(Dataset entries)
===
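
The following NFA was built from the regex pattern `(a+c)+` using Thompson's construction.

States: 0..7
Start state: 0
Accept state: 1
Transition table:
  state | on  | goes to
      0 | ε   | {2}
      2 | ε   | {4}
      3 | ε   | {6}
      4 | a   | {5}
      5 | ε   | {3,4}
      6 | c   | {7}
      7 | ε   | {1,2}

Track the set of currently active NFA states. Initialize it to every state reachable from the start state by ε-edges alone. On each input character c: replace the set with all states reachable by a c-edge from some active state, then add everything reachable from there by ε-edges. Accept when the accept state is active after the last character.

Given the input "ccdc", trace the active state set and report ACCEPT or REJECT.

initial (ε-close {0}): {0,2,4}
'c' @ 1: {}  — state set empty
rest 'cdc' ignored (set empty)
end set {} — state 1 not in

Answer: REJECT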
===
The whole of the data above must be given again, unaltered and complete.

» **SOLUTION TO THIS TASK**
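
The following NFA was built from the regex pattern `(a+c)+` using Thompson's construction.

States: 0..7
Start state: 0
Accept state: 1
Transition table:
  state | on  | goes to
      0 | ε   | {2}
      2 | ε   | {4}
      3 | ε   | {6}
      4 | a   | {5}
      5 | ε   | {3,4}
      6 | c   | {7}
      7 | ε   | {1,2}

Track the set of currently active NFA states. Initialize it to every state reachable from the start state by ε-edges alone. On each input character c: replace the set with all states reachable by a c-edge from some active state, then add everything reachable from there by ε-edges. Accept when the accept state is active after the last character.

Given the input "ccdc", trace the active state set and report ACCEPT or REJECT.

initial (ε-close {0}): {0,2,4}
'c' @ 1: {}  — state set empty
rest 'cdc' ignored (set empty)
end set {} — state 1 not in

Answer: REJECT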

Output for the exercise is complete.